What you are asked to do |
Repeat the whole of the data, keeping every detail the same.

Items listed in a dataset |
■ ■ ■

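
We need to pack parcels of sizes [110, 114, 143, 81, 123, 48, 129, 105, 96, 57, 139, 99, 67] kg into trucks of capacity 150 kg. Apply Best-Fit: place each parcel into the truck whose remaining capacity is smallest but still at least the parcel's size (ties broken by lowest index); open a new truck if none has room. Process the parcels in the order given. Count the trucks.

110 kg → truck 1 (remaining 40 kg)
114 kg → truck 2 (remaining 36 kg)
143 kg → truck 3 (remaining 7 kg)
81 kg → truck 4 (remaining 69 kg)
123 kg → truck 5 (remaining 27 kg)
48 kg → truck 4 (remaining 21 kg)
129 kg → truck 6 (remaining 21 kg)
105 kg → truck 7 (remaining 45 kg)
96 kg → truck 8 (remaining 54 kg)
57 kg → truck 9 (remaining 93 kg)
139 kg → truck 10 (remaining 11 kg)
99 kg → truck 11 (remaining 51 kg)
67 kg → truck 9 (remaining 26 kg)
Final trucks: [110] [114] [143] [81,48] [123] [129] [105] [96] [57,67] [139] [99].

11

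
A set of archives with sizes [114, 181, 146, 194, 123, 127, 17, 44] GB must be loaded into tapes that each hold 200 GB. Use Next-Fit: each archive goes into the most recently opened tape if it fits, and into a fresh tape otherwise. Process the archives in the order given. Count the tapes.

6

Put 114 GB in tape 1; 86 GB remain.
Put 181 GB in tape 2; 19 GB remain.
Put 146 GB in tape 3; 54 GB remain.
Put 194 GB in tape 4; 6 GB remain.
Put 123 GB in tape 5; 77 GB remain.
Put 127 GB in tape 6; 73 GB remain.
Put 17 GB in tape 6; 56 GB remain.
Put 44 GB in tape 6; 12 GB remain.
Final tapes: [114] [181] [146] [194] [123] [127,17,44].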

■ ■ ■

Completed exercise |
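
We need to pack parcels of sizes [110, 114, 143, 81, 123, 48, 129, 105, 96, 57, 139, 99, 67] kg into trucks of capacity 150 kg. Apply Best-Fit: place each parcel into the truck whose remaining capacity is smallest but still at least the parcel's size (ties broken by lowest index); open a new truck if none has room. Process the parcels in the order given. Count the trucks.

110 kg → truck 1 (remaining 40 kg)
114 kg → truck 2 (remaining 36 kg)
143 kg → truck 3 (remaining 7 kg)
81 kg → truck 4 (remaining 69 kg)
123 kg → truck 5 (remaining 27 kg)
48 kg → truck 4 (remaining 21 kg)
129 kg → truck 6 (remaining 21 kg)
105 kg → truck 7 (remaining 45 kg)
96 kg → truck 8 (remaining 54 kg)
57 kg → truck 9 (remaining 93 kg)
139 kg → truck 10 (remaining 11 kg)
99 kg → truck 11 (remaining 51 kg)
67 kg → truck 9 (remaining 26 kg)
Final trucks: [110] [114] [143] [81,48] [123] [129] [105] [96] [57,67] [139] [99].

11

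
A set of archives with sizes [114, 181, 146, 194, 123, 127, 17, 44] GB must be loaded into tapes that each hold 200 GB. Use Next-Fit: each archive goes into the most recently opened tape if it fits, and into a fresh tape otherwise. Process the archives in the order given. Count the tapes.

6

Put 114 GB in tape 1; 86 GB remain.
Put 181 GB in tape 2; 19 GB remain.
Put 146 GB in tape 3; 54 GB remain.
Put 194 GB in tape 4; 6 GB remain.
Put 123 GB in tape 5; 77 GB remain.
Put 127 GB in tape 6; 73 GB remain.
Put 17 GB in tape 6; 56 GB remain.
Put 44 GB in tape 6; 12 GB remain.
Final tapes: [114] [181] [146] [194] [123] [127,17,44].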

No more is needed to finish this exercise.